WHAT IS BEING ASKED :: Go through the data and copy each line that holds "IMPLIES".

*-*-*

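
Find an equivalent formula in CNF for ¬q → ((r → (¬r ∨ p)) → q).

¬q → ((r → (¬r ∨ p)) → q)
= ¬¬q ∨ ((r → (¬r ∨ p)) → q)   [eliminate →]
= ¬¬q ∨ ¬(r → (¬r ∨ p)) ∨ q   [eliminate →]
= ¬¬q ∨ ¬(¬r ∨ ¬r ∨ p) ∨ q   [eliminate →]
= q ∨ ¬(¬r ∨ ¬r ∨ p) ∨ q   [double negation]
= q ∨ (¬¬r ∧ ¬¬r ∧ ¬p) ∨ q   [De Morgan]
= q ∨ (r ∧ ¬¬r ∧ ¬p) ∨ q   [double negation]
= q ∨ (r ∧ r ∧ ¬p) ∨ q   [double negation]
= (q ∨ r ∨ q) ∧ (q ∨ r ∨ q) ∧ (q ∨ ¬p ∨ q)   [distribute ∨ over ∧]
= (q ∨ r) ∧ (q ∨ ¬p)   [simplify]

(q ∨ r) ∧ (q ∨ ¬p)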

*-*-*

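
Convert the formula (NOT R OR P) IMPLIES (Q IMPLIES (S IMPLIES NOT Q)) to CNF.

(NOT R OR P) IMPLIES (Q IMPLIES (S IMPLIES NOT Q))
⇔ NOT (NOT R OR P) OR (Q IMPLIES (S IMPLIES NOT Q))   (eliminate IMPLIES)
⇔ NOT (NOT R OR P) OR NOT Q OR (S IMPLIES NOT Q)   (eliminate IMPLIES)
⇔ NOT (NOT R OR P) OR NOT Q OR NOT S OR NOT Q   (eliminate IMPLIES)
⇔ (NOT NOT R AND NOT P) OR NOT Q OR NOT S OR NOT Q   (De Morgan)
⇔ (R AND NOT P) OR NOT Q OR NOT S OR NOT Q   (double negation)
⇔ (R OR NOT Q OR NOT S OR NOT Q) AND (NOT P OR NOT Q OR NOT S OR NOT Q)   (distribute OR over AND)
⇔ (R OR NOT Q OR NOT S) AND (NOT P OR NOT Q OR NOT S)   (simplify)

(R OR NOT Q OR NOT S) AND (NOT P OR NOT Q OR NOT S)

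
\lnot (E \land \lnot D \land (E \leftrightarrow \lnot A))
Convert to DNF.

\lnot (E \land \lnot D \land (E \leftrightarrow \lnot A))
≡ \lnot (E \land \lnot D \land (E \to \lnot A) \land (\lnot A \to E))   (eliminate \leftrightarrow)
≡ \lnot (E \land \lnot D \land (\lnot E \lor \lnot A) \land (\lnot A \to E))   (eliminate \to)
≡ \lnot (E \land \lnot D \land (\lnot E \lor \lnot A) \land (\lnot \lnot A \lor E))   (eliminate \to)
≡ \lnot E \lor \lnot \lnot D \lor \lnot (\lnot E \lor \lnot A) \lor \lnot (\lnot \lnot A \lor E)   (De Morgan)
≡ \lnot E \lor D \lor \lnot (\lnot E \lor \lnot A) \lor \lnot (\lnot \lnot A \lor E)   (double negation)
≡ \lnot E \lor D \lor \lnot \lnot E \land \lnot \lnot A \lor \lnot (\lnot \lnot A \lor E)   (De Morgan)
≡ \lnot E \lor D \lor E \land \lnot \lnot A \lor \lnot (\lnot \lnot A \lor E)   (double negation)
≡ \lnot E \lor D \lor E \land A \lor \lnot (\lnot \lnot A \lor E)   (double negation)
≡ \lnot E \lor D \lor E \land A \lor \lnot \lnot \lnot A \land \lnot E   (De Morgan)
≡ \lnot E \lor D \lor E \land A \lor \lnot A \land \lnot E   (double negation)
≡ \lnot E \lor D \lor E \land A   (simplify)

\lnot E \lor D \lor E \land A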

*-*-*

TASK SOLUTION ::
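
Convert the formula (NOT R OR P) IMPLIES (Q IMPLIES (S IMPLIES NOT Q)) to CNF.
(NOT R OR P) IMPLIES (Q IMPLIES (S IMPLIES NOT Q))
⇔ NOT (NOT R OR P) OR (Q IMPLIES (S IMPLIES NOT Q))   (eliminate IMPLIES)
⇔ NOT (NOT R OR P) OR NOT Q OR (S IMPLIES NOT Q)   (eliminate IMPLIES)
⇔ NOT (NOT R OR P) OR NOT Q OR NOT S OR NOT Q   (eliminate IMPLIES)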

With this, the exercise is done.